Material supplied:
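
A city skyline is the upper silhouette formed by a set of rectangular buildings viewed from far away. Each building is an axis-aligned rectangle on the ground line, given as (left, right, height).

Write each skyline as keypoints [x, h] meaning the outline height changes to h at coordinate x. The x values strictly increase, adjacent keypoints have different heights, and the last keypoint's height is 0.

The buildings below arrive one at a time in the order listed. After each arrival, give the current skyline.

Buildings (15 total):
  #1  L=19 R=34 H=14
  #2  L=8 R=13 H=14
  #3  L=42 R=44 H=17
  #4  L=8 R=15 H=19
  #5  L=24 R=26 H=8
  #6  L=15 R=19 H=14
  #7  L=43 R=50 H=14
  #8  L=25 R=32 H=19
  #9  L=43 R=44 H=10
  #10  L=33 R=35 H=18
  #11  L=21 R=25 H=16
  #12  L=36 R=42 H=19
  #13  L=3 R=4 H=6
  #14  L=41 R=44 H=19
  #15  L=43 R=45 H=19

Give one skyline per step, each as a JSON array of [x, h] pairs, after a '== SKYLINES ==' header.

== SKYLINES ==
[[19,14],[34,0]]
[[8,14],[13,0],[19,14],[34,0]]
[[8,14],[13,0],[19,14],[34,0],[42,17],[44,0]]
[[8,19],[15,0],[19,14],[34,0],[42,17],[44,0]]
[[8,19],[15,0],[19,14],[34,0],[42,17],[44,0]]
[[8,19],[15,14],[34,0],[42,17],[44,0]]
[[8,19],[15,14],[34,0],[42,17],[44,14],[50,0]]
[[8,19],[15,14],[25,19],[32,14],[34,0],[42,17],[44,14],[50,0]]
[[8,19],[15,14],[25,19],[32,14],[34,0],[42,17],[44,14],[50,0]]
[[8,19],[15,14],[25,19],[32,14],[33,18],[35,0],[42,17],[44,14],[50,0]]
[[8,19],[15,14],[21,16],[25,19],[32,14],[33,18],[35,0],[42,17],[44,14],[50,0]]
[[8,19],[15,14],[21,16],[25,19],[32,14],[33,18],[35,0],[36,19],[42,17],[44,14],[50,0]]
[[3,6],[4,0],[8,19],[15,14],[21,16],[25,19],[32,14],[33,18],[35,0],[36,19],[42,17],[44,14],[50,0]]
[[3,6],[4,0],[8,19],[15,14],[21,16],[25,19],[32,14],[33,18],[35,0],[36,19],[44,14],[50,0]]
[[3,6],[4,0],[8,19],[15,14],[21,16],[25,19],[32,14],[33,18],[35,0],[36,19],[45,14],[50,0]]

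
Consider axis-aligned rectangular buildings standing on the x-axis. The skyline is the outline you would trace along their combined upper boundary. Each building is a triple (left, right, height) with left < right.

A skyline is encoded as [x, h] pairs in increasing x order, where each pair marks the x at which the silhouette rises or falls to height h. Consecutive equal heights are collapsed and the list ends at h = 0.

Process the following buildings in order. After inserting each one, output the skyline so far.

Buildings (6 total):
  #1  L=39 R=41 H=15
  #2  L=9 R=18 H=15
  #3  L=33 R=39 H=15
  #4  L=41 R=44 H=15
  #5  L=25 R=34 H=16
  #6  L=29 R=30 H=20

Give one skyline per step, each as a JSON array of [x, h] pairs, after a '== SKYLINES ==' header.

== SKYLINES ==
[[39,15],[41,0]]
[[9,15],[18,0],[39,15],[41,0]]
[[9,15],[18,0],[33,15],[41,0]]
[[9,15],[18,0],[33,15],[44,0]]
[[9,15],[18,0],[25,16],[34,15],[44,0]]
[[9,15],[18,0],[25,16],[29,20],[30,16],[34,15],[44,0]]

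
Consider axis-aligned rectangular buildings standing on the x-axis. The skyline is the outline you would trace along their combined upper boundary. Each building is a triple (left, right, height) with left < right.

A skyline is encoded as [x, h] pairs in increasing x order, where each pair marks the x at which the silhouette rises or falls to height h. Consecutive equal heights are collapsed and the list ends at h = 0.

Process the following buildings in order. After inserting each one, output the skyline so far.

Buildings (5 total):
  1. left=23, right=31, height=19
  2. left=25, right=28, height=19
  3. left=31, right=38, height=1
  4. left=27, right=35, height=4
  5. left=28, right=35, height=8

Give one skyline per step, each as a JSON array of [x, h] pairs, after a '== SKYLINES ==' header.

== SKYLINES ==
[[23,19],[31,0]]
[[23,19],[31,0]]
[[23,19],[31,1],[38,0]]
[[23,19],[31,4],[35,1],[38,0]]
[[23,19],[31,8],[35,1],[38,0]]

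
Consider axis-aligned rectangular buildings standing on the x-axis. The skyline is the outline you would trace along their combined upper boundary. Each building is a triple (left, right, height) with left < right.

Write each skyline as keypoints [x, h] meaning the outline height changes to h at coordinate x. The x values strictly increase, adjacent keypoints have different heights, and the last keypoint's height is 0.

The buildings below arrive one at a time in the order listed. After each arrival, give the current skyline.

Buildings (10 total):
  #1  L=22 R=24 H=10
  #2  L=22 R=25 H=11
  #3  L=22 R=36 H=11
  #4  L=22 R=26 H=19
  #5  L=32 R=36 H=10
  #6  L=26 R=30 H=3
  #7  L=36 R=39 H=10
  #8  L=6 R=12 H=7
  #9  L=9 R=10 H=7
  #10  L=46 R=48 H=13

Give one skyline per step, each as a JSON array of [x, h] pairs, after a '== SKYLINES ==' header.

== SKYLINES ==
[[22,10],[24,0]]
[[22,11],[25,0]]
[[22,11],[36,0]]
[[22,19],[26,11],[36,0]]
[[22,19],[26,11],[36,0]]
[[22,19],[26,11],[36,0]]
[[22,19],[26,11],[36,10],[39,0]]
[[6,7],[12,0],[22,19],[26,11],[36,10],[39,0]]
[[6,7],[12,0],[22,19],[26,11],[36,10],[39,0]]
[[6,7],[12,0],[22,19],[26,11],[36,10],[39,0],[46,13],[48,0]]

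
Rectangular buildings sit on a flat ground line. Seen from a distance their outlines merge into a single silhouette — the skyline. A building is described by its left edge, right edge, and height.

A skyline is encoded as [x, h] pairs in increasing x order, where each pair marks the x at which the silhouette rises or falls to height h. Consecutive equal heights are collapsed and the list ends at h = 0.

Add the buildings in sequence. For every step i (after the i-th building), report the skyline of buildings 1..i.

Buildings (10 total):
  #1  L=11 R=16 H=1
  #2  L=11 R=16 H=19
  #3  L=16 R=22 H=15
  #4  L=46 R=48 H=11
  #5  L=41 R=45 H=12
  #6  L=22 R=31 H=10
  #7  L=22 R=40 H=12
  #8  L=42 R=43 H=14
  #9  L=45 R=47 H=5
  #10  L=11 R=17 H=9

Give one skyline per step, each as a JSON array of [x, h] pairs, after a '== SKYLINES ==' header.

== SKYLINES ==
[[11,1],[16,0]]
[[11,19],[16,0]]
[[11,19],[16,15],[22,0]]
[[11,19],[16,15],[22,0],[46,11],[48,0]]
[[11,19],[16,15],[22,0],[41,12],[45,0],[46,11],[48,0]]
[[11,19],[16,15],[22,10],[31,0],[41,12],[45,0],[46,11],[48,0]]
[[11,19],[16,15],[22,12],[40,0],[41,12],[45,0],[46,11],[48,0]]
[[11,19],[16,15],[22,12],[40,0],[41,12],[42,14],[43,12],[45,0],[46,11],[48,0]]
[[11,19],[16,15],[22,12],[40,0],[41,12],[42,14],[43,12],[45,5],[46,11],[48,0]]
[[11,19],[16,15],[22,12],[40,0],[41,12],[42,14],[43,12],[45,5],[46,11],[48,0]]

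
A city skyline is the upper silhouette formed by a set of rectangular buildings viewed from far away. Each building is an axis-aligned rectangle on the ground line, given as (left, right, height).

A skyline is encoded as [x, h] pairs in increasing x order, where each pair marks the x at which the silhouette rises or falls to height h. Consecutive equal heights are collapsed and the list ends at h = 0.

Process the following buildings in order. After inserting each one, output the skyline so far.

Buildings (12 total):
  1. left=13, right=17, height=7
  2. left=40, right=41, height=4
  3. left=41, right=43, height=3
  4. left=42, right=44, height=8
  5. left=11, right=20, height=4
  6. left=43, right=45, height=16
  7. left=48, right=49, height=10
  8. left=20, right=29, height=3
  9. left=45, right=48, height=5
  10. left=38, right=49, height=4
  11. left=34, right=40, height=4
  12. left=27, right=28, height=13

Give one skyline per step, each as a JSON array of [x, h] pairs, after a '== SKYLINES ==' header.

== SKYLINES ==
[[13,7],[17,0]]
[[13,7],[17,0],[40,4],[41,0]]
[[13,7],[17,0],[40,4],[41,3],[43,0]]
[[13,7],[17,0],[40,4],[41,3],[42,8],[44,0]]
[[11,4],[13,7],[17,4],[20,0],[40,4],[41,3],[42,8],[44,0]]
[[11,4],[13,7],[17,4],[20,0],[40,4],[41,3],[42,8],[43,16],[45,0]]
[[11,4],[13,7],[17,4],[20,0],[40,4],[41,3],[42,8],[43,16],[45,0],[48,10],[49,0]]
[[11,4],[13,7],[17,4],[20,3],[29,0],[40,4],[41,3],[42,8],[43,16],[45,0],[48,10],[49,0]]
[[11,4],[13,7],[17,4],[20,3],[29,0],[40,4],[41,3],[42,8],[43,16],[45,5],[48,10],[49,0]]
[[11,4],[13,7],[17,4],[20,3],[29,0],[38,4],[42,8],[43,16],[45,5],[48,10],[49,0]]
[[11,4],[13,7],[17,4],[20,3],[29,0],[34,4],[42,8],[43,16],[45,5],[48,10],[49,0]]
[[11,4],[13,7],[17,4],[20,3],[27,13],[28,3],[29,0],[34,4],[42,8],[43,16],[45,5],[48,10],[49,0]]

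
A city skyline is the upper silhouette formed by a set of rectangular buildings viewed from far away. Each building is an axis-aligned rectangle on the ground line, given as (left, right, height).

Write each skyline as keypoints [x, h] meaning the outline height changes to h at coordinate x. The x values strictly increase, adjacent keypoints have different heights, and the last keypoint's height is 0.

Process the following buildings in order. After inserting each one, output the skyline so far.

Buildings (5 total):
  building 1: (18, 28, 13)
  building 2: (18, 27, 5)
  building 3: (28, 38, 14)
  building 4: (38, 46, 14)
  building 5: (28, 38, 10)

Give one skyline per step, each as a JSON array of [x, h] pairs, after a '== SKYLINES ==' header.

== SKYLINES ==
[[18,13],[28,0]]
[[18,13],[28,0]]
[[18,13],[28,14],[38,0]]
[[18,13],[28,14],[46,0]]
[[18,13],[28,14],[46,0]]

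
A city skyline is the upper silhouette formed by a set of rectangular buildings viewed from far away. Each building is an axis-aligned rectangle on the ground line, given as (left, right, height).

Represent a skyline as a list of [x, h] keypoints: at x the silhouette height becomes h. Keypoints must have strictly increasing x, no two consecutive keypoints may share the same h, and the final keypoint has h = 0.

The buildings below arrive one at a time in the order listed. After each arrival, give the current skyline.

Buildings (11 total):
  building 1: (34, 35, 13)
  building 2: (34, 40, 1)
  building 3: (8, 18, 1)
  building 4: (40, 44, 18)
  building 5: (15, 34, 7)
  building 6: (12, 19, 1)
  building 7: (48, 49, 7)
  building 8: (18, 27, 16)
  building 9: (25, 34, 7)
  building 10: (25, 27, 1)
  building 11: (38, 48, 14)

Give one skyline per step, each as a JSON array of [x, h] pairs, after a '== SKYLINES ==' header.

== SKYLINES ==
[[34,13],[35,0]]
[[34,13],[35,1],[40,0]]
[[8,1],[18,0],[34,13],[35,1],[40,0]]
[[8,1],[18,0],[34,13],[35,1],[40,18],[44,0]]
[[8,1],[15,7],[34,13],[35,1],[40,18],[44,0]]
[[8,1],[15,7],[34,13],[35,1],[40,18],[44,0]]
[[8,1],[15,7],[34,13],[35,1],[40,18],[44,0],[48,7],[49,0]]
[[8,1],[15,7],[18,16],[27,7],[34,13],[35,1],[40,18],[44,0],[48,7],[49,0]]
[[8,1],[15,7],[18,16],[27,7],[34,13],[35,1],[40,18],[44,0],[48,7],[49,0]]
[[8,1],[15,7],[18,16],[27,7],[34,13],[35,1],[40,18],[44,0],[48,7],[49,0]]
[[8,1],[15,7],[18,16],[27,7],[34,13],[35,1],[38,14],[40,18],[44,14],[48,7],[49,0]]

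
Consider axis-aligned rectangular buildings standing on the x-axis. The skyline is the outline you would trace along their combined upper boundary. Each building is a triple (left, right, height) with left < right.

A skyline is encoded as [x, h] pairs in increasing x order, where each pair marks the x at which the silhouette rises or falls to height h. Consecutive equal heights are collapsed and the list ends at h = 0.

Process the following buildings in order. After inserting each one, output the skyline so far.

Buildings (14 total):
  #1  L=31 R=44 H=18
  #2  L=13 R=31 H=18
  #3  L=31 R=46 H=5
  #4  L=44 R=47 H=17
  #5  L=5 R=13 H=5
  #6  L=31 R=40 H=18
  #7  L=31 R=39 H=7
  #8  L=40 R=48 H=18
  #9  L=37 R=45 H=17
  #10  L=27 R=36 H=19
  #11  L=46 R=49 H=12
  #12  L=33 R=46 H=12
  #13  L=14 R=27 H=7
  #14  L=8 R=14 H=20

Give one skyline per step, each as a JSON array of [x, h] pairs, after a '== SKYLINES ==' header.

== SKYLINES ==
[[31,18],[44,0]]
[[13,18],[44,0]]
[[13,18],[44,5],[46,0]]
[[13,18],[44,17],[47,0]]
[[5,5],[13,18],[44,17],[47,0]]
[[5,5],[13,18],[44,17],[47,0]]
[[5,5],[13,18],[44,17],[47,0]]
[[5,5],[13,18],[48,0]]
[[5,5],[13,18],[48,0]]
[[5,5],[13,18],[27,19],[36,18],[48,0]]
[[5,5],[13,18],[27,19],[36,18],[48,12],[49,0]]
[[5,5],[13,18],[27,19],[36,18],[48,12],[49,0]]
[[5,5],[13,18],[27,19],[36,18],[48,12],[49,0]]
[[5,5],[8,20],[14,18],[27,19],[36,18],[48,12],[49,0]]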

What the exercise asks: Copy out, exactly and alone, the lines of the entries above between the ones holding "building 8: (18, 27, 16)" and "building 11: (38, 48, 14)", inclusive.

Written solution:
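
  building 8: (18, 27, 16)
  building 9: (25, 34, 7)
  building 10: (25, 27, 1)
  building 11: (38, 48, 14)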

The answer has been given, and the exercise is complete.